**Task:** Could you filter the records below and keep only the lines with the word "What"?

**Input data:**
────
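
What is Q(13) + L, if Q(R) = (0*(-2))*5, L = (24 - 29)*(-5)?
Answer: 25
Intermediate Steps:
L = 25 (L = -5*(-5) = 25)
Q(R) = 0 (Q(R) = 0*5 = 0)
Q(13) + L = 0 + 25 = 25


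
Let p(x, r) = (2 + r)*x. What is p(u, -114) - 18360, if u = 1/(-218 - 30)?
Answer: -569146/31 ≈ -18360.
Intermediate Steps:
u = -1/248 (u = 1/(-248) = -1/248 ≈ -0.0040323)
p(x, r) = x*(2 + r)
p(u, -114) - 18360 = -(2 - 114)/248 - 18360 = -1/248*(-112) - 18360 = 14/31 - 18360 = -569146/31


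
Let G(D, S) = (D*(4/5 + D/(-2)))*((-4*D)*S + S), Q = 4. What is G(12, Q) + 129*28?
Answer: 76716/5 ≈ 15343.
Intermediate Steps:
G(D, S) = D*(⅘ - D/2)*(S - 4*D*S) (G(D, S) = (D*(4*(⅕) + D*(-½)))*(-4*D*S + S) = (D*(⅘ - D/2))*(S - 4*D*S) = D*(⅘ - D/2)*(S - 4*D*S))
G(12, Q) + 129*28 = (⅒)*12*4*(8 - 37*12 + 20*12²) + 129*28 = (⅒)*12*4*(8 - 444 + 20*144) + 3612 = (⅒)*12*4*(8 - 444 + 2880) + 3612 = (⅒)*12*4*2444 + 3612 = 58656/5 + 3612 = 76716/5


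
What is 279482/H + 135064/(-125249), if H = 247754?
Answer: 771097381/15515470373 ≈ 0.049699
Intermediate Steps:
279482/H + 135064/(-125249) = 279482/247754 + 135064/(-125249) = 279482*(1/247754) + 135064*(-1/125249) = 139741/123877 - 135064/125249 = 771097381/15515470373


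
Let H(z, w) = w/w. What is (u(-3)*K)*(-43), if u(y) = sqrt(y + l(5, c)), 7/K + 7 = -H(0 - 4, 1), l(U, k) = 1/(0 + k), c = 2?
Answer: 301*I*sqrt(10)/16 ≈ 59.49*I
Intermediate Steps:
H(z, w) = 1
l(U, k) = 1/k
K = -7/8 (K = 7/(-7 - 1*1) = 7/(-7 - 1) = 7/(-8) = 7*(-1/8) = -7/8 ≈ -0.87500)
u(y) = sqrt(1/2 + y) (u(y) = sqrt(y + 1/2) = sqrt(1/2 + y))
(u(-3)*K)*(-43) = ((sqrt(2 + 4*(-3))/2)*(-7/8))*(-43) = ((sqrt(2 - 12)/2)*(-7/8))*(-43) = ((sqrt(-10)/2)*(-7/8))*(-43) = (((I*sqrt(10))/2)*(-7/8))*(-43) = ((I*sqrt(10)/2)*(-7/8))*(-43) = -7*I*sqrt(10)/16*(-43) = 301*I*sqrt(10)/16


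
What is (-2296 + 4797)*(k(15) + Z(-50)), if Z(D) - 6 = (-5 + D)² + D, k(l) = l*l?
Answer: 8018206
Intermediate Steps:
k(l) = l²
Z(D) = 6 + D + (-5 + D)² (Z(D) = 6 + ((-5 + D)² + D) = 6 + (D + (-5 + D)²) = 6 + D + (-5 + D)²)
(-2296 + 4797)*(k(15) + Z(-50)) = (-2296 + 4797)*(15² + (6 - 50 + (-5 - 50)²)) = 2501*(225 + (6 - 50 + (-55)²)) = 2501*(225 + (6 - 50 + 3025)) = 2501*(225 + 2981) = 2501*3206 = 8018206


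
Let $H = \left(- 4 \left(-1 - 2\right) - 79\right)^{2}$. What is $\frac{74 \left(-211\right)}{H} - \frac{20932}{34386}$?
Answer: $- \frac{315433376}{77179377} \approx -4.087$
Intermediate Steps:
$H = 4489$ ($H = \left(\left(-4\right) \left(-3\right) - 79\right)^{2} = \left(12 - 79\right)^{2} = \left(-67\right)^{2} = 4489$)
$\frac{74 \left(-211\right)}{H} - \frac{20932}{34386} = \frac{74 \left(-211\right)}{4489} - \frac{20932}{34386} = \left(-15614\right) \frac{1}{4489} - \frac{10466}{17193} = - \frac{15614}{4489} - \frac{10466}{17193} = - \frac{315433376}{77179377}$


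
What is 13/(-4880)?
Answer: -13/4880 ≈ -0.0026639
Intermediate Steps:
13/(-4880) = 13*(-1/4880) = -13/4880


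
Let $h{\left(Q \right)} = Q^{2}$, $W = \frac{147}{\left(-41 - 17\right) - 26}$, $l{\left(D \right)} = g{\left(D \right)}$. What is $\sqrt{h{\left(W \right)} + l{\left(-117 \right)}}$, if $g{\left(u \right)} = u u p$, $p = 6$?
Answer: $\frac{\sqrt{1314193}}{4} \approx 286.6$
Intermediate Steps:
$g{\left(u \right)} = 6 u^{2}$ ($g{\left(u \right)} = u u 6 = u^{2} \cdot 6 = 6 u^{2}$)
$l{\left(D \right)} = 6 D^{2}$
$W = - \frac{7}{4}$ ($W = \frac{147}{-58 - 26} = \frac{147}{-84} = 147 \left(- \frac{1}{84}\right) = - \frac{7}{4} \approx -1.75$)
$\sqrt{h{\left(W \right)} + l{\left(-117 \right)}} = \sqrt{\left(- \frac{7}{4}\right)^{2} + 6 \left(-117\right)^{2}} = \sqrt{\frac{49}{16} + 6 \cdot 13689} = \sqrt{\frac{49}{16} + 82134} = \sqrt{\frac{1314193}{16}} = \frac{\sqrt{1314193}}{4}$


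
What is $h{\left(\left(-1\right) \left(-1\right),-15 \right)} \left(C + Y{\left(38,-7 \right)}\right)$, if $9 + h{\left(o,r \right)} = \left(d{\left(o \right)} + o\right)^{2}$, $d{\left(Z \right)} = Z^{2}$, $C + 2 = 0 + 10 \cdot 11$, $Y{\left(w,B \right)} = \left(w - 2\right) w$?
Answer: $-7380$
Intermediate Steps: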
────
**Output for this exercise:**
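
What is Q(13) + L, if Q(R) = (0*(-2))*5, L = (24 - 29)*(-5)?
Let p(x, r) = (2 + r)*x. What is p(u, -114) - 18360, if u = 1/(-218 - 30)?
Let G(D, S) = (D*(4/5 + D/(-2)))*((-4*D)*S + S), Q = 4. What is G(12, Q) + 129*28?
What is 279482/H + 135064/(-125249), if H = 247754?
Let H(z, w) = w/w. What is (u(-3)*K)*(-43), if u(y) = sqrt(y + l(5, c)), 7/K + 7 = -H(0 - 4, 1), l(U, k) = 1/(0 + k), c = 2?
What is (-2296 + 4797)*(k(15) + Z(-50)), if Z(D) - 6 = (-5 + D)² + D, k(l) = l*l?
Let $H = \left(- 4 \left(-1 - 2\right) - 79\right)^{2}$. What is $\frac{74 \left(-211\right)}{H} - \frac{20932}{34386}$?
What is 13/(-4880)?
Let $h{\left(Q \right)} = Q^{2}$, $W = \frac{147}{\left(-41 - 17\right) - 26}$, $l{\left(D \right)} = g{\left(D \right)}$. What is $\sqrt{h{\left(W \right)} + l{\left(-117 \right)}}$, if $g{\left(u \right)} = u u p$, $p = 6$?
What is $h{\left(\left(-1\right) \left(-1\right),-15 \right)} \left(C + Y{\left(38,-7 \right)}\right)$, if $9 + h{\left(o,r \right)} = \left(d{\left(o \right)} + o\right)^{2}$, $d{\left(Z \right)} = Z^{2}$, $C + 2 = 0 + 10 \cdot 11$, $Y{\left(w,B \right)} = \left(w - 2\right) w$?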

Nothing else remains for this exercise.